**Record set:**
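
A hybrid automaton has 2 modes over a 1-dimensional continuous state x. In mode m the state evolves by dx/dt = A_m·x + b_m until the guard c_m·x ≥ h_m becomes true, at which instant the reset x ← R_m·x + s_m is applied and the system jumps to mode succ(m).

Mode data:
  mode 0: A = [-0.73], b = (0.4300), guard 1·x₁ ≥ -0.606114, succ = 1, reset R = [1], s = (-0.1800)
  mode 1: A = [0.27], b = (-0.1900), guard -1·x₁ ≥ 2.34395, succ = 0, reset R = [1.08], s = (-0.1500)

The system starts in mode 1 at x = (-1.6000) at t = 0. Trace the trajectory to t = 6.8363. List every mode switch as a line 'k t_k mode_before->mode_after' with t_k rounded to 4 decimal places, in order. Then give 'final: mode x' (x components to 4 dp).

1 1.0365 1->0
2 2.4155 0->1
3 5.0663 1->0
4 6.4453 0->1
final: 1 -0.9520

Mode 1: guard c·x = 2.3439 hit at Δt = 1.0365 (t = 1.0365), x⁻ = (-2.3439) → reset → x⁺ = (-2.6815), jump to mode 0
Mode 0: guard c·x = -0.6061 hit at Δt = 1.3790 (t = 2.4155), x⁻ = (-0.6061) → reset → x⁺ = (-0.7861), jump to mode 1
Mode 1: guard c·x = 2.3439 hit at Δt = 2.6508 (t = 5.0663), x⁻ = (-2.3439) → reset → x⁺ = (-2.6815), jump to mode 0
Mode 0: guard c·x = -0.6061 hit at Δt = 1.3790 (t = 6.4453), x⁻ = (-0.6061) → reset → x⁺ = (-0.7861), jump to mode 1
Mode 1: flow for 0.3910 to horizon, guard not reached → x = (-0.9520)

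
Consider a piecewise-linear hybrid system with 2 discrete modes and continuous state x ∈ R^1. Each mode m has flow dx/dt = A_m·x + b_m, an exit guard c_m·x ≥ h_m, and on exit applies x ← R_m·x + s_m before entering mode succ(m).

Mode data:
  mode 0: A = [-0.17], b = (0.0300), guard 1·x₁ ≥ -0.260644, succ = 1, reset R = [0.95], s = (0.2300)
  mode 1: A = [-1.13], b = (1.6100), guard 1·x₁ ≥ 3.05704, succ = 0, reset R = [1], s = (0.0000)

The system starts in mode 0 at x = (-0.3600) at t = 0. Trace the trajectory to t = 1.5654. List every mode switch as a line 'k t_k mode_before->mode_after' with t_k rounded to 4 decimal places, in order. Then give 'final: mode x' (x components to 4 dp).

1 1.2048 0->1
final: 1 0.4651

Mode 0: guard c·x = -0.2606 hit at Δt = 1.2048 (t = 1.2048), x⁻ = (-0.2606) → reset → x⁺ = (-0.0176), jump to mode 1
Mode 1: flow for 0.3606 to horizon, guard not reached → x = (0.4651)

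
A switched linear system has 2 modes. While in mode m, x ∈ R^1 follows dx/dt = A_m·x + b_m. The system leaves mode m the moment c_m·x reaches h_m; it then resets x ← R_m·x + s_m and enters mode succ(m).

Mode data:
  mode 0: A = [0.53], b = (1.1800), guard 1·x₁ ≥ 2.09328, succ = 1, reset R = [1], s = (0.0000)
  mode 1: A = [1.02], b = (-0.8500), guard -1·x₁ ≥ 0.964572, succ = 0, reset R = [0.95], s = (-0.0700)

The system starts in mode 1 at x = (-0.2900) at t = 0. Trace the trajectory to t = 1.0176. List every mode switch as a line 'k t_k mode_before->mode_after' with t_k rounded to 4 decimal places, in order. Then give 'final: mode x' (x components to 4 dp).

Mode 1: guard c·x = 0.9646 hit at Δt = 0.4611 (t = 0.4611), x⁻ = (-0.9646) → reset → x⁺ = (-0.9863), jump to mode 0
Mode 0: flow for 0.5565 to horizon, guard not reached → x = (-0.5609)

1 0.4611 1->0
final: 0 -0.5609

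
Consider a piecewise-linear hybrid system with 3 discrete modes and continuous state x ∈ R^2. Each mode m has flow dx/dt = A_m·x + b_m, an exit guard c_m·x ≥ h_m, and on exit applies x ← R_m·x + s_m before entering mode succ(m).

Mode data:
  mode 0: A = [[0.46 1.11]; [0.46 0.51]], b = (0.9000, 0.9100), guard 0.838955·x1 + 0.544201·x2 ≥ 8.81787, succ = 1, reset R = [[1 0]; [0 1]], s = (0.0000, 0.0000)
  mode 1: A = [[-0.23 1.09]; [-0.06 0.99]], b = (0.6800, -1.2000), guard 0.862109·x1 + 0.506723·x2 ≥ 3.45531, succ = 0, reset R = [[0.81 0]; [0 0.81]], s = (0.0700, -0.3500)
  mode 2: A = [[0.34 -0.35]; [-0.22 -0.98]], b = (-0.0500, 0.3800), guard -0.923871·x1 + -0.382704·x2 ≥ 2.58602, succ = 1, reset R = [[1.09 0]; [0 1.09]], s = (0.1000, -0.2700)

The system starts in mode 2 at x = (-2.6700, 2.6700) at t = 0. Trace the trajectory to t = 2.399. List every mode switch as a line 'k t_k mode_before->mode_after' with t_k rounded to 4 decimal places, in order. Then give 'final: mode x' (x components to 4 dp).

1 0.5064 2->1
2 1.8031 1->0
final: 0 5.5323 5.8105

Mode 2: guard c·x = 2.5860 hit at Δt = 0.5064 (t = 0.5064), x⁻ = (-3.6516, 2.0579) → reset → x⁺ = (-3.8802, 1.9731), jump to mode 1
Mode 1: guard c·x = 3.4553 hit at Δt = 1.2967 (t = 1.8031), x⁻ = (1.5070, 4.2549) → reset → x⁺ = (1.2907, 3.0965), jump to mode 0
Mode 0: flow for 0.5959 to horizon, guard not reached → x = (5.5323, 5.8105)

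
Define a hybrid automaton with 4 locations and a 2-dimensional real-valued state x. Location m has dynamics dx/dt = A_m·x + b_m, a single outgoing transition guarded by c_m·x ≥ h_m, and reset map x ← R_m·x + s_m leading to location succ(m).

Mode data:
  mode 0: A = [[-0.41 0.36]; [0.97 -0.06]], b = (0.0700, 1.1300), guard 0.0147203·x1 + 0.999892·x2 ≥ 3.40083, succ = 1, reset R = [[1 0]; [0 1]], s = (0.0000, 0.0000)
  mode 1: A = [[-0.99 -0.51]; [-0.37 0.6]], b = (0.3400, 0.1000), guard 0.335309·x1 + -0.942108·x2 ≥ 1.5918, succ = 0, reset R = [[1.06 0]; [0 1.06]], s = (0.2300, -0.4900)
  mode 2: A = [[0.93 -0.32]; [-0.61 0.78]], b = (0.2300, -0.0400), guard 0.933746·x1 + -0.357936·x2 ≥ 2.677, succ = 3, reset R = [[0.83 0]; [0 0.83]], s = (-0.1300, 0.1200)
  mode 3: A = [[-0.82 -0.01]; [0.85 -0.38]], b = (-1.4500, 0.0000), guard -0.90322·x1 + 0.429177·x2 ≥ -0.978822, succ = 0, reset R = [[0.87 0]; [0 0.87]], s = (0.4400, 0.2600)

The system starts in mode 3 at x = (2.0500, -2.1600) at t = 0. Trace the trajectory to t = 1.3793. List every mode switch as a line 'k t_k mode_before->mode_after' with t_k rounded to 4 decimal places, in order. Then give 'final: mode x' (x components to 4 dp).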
==
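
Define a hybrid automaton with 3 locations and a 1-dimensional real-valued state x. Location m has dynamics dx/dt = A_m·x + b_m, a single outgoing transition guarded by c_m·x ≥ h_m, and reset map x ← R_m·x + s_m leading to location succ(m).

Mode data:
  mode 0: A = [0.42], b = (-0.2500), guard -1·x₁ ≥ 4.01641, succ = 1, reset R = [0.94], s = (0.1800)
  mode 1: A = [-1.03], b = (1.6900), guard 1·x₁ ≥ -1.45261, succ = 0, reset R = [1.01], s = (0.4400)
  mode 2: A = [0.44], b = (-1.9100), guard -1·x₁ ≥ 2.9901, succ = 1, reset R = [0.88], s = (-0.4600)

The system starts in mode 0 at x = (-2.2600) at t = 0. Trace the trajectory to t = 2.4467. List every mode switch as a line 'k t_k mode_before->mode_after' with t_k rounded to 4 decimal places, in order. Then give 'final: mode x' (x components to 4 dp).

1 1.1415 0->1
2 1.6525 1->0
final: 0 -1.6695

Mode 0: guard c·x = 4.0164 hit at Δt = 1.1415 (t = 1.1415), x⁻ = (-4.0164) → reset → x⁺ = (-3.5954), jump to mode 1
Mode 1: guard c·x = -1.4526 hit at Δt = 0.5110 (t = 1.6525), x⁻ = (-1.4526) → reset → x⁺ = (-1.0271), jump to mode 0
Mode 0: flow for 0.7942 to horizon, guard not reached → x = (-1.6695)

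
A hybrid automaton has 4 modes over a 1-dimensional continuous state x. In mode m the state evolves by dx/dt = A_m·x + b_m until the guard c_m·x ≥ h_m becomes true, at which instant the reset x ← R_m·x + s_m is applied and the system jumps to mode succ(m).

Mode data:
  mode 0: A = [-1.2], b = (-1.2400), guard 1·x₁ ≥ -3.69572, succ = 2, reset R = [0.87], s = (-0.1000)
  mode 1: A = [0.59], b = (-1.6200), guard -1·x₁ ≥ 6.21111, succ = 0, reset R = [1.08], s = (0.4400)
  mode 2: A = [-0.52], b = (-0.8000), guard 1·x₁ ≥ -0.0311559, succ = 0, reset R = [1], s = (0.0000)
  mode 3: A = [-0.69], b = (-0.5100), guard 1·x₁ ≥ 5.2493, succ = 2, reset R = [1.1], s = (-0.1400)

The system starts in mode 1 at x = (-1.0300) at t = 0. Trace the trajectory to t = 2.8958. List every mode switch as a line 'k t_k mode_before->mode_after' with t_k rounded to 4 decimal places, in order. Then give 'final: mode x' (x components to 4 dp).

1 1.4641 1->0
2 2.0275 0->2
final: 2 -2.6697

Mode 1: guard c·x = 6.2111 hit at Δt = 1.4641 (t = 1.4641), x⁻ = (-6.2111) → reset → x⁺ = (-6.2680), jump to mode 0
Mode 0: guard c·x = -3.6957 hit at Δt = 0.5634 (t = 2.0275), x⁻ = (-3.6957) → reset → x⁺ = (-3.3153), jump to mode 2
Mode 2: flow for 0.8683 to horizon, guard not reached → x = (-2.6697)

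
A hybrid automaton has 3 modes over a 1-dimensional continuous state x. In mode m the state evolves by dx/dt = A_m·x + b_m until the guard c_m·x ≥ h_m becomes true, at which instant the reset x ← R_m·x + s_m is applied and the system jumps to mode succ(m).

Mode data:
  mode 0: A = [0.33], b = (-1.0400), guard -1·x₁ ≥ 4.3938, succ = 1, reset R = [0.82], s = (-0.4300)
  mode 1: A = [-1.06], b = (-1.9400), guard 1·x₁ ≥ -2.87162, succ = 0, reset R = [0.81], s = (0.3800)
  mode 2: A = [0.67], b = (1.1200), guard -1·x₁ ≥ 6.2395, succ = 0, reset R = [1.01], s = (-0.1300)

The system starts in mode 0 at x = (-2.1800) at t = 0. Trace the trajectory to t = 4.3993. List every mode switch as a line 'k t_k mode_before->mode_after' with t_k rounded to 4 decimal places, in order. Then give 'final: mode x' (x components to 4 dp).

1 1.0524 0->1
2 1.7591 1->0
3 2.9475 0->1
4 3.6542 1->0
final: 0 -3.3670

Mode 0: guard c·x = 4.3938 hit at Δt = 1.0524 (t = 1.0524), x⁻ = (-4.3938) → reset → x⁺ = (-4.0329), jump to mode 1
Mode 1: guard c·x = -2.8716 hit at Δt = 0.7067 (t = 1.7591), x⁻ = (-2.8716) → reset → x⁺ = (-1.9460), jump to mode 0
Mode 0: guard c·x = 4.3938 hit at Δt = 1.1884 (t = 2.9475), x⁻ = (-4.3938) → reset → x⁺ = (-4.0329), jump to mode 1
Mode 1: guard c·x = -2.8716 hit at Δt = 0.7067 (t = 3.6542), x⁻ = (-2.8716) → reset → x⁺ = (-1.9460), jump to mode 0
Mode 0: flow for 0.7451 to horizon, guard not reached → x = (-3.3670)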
--
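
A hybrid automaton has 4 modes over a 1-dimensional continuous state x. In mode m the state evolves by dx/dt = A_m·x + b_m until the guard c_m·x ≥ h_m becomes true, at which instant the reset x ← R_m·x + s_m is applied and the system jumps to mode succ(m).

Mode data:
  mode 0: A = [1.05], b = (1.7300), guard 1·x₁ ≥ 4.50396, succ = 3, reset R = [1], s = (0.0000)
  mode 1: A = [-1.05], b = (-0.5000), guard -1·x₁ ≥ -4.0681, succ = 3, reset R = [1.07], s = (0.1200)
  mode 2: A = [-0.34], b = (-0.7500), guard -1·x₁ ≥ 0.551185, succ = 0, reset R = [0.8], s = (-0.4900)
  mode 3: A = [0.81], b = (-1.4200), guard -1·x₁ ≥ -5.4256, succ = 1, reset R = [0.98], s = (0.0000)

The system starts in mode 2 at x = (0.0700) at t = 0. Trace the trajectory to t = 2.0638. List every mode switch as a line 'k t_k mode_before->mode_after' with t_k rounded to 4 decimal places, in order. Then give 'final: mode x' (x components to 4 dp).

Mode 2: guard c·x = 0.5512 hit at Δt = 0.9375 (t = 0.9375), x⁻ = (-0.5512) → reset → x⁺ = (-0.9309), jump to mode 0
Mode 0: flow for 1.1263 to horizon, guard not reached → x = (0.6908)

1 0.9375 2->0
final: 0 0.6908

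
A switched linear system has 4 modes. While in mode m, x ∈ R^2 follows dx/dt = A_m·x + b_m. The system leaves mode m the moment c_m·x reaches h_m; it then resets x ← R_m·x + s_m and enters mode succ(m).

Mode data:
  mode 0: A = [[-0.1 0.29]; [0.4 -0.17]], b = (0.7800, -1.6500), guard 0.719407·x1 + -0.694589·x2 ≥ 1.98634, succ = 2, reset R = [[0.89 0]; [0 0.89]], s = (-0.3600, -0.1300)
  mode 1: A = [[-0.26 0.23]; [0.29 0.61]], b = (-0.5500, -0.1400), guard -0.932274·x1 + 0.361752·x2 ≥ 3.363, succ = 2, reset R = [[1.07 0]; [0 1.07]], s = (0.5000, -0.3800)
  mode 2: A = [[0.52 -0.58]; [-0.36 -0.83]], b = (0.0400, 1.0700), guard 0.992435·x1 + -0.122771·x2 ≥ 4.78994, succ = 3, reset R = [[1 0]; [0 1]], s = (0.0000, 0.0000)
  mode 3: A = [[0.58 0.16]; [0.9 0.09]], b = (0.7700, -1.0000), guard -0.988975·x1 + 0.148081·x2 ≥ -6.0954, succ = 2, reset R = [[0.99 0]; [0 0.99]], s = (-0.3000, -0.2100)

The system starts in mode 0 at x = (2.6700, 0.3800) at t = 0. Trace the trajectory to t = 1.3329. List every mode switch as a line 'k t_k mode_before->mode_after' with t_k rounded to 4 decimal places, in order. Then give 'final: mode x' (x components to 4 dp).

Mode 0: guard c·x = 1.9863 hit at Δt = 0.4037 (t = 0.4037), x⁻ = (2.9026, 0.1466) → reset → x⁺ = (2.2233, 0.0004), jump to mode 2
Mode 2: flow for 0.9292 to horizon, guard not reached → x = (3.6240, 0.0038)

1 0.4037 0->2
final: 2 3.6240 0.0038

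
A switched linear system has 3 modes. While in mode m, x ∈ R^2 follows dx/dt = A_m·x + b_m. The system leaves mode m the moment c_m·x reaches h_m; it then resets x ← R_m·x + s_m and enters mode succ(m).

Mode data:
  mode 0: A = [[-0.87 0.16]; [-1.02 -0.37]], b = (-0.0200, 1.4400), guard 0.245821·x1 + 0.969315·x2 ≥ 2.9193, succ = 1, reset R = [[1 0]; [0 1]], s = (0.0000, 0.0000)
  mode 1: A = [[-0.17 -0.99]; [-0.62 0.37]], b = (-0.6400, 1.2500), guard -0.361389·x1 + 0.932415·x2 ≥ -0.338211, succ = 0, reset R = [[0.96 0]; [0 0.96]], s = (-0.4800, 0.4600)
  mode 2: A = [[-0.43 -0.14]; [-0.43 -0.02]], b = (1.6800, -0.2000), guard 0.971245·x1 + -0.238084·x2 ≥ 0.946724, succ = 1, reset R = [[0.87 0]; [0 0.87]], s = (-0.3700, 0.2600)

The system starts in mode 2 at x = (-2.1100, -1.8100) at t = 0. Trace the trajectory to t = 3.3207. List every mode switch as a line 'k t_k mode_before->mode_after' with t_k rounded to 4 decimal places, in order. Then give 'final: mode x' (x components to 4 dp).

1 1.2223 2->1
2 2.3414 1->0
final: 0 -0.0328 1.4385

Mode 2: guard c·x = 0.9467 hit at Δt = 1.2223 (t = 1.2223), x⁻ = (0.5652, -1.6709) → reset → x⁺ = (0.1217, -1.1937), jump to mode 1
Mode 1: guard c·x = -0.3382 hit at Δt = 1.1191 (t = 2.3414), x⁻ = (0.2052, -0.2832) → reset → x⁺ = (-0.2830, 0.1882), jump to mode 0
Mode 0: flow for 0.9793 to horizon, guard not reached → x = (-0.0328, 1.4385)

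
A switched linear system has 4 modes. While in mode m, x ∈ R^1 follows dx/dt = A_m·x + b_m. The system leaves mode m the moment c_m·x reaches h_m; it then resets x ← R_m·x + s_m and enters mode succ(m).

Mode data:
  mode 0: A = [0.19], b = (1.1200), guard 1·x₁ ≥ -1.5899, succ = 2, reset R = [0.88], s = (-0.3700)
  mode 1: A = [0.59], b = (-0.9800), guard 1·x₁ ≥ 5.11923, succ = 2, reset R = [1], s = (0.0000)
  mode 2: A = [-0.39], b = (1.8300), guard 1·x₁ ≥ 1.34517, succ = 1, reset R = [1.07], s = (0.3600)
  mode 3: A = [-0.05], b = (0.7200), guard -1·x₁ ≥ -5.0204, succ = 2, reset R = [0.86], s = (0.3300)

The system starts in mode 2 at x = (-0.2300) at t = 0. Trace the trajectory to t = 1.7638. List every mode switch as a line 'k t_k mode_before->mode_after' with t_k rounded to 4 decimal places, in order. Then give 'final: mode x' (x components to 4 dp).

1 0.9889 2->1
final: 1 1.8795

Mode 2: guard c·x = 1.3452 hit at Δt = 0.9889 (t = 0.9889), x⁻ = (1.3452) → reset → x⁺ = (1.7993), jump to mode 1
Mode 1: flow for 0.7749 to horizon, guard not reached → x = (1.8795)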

**Task to complete:**
Retype exactly, and only, the lines above from the one where "A hybrid automaton has 2" occurs up to and including the one where "mode 1: A = [-1.13], b" occurs.

**Answer space:**
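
A hybrid automaton has 2 modes over a 1-dimensional continuous state x. In mode m the state evolves by dx/dt = A_m·x + b_m until the guard c_m·x ≥ h_m becomes true, at which instant the reset x ← R_m·x + s_m is applied and the system jumps to mode succ(m).

Mode data:
  mode 0: A = [-0.73], b = (0.4300), guard 1·x₁ ≥ -0.606114, succ = 1, reset R = [1], s = (-0.1800)
  mode 1: A = [0.27], b = (-0.1900), guard -1·x₁ ≥ 2.34395, succ = 0, reset R = [1.08], s = (-0.1500)

The system starts in mode 1 at x = (-1.6000) at t = 0. Trace the trajectory to t = 6.8363. List every mode switch as a line 'k t_k mode_before->mode_after' with t_k rounded to 4 decimal places, in order. Then give 'final: mode x' (x components to 4 dp).

1 1.0365 1->0
2 2.4155 0->1
3 5.0663 1->0
4 6.4453 0->1
final: 1 -0.9520

Mode 1: guard c·x = 2.3439 hit at Δt = 1.0365 (t = 1.0365), x⁻ = (-2.3439) → reset → x⁺ = (-2.6815), jump to mode 0
Mode 0: guard c·x = -0.6061 hit at Δt = 1.3790 (t = 2.4155), x⁻ = (-0.6061) → reset → x⁺ = (-0.7861), jump to mode 1
Mode 1: guard c·x = 2.3439 hit at Δt = 2.6508 (t = 5.0663), x⁻ = (-2.3439) → reset → x⁺ = (-2.6815), jump to mode 0
Mode 0: guard c·x = -0.6061 hit at Δt = 1.3790 (t = 6.4453), x⁻ = (-0.6061) → reset → x⁺ = (-0.7861), jump to mode 1
Mode 1: flow for 0.3910 to horizon, guard not reached → x = (-0.9520)

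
Consider a piecewise-linear hybrid system with 2 discrete modes and continuous state x ∈ R^1. Each mode m has flow dx/dt = A_m·x + b_m, an exit guard c_m·x ≥ h_m, and on exit applies x ← R_m·x + s_m before entering mode succ(m).

Mode data:
  mode 0: A = [-0.17], b = (0.0300), guard 1·x₁ ≥ -0.260644, succ = 1, reset R = [0.95], s = (0.2300)
  mode 1: A = [-1.13], b = (1.6100), guard 1·x₁ ≥ 3.05704, succ = 0, reset R = [1], s = (0.0000)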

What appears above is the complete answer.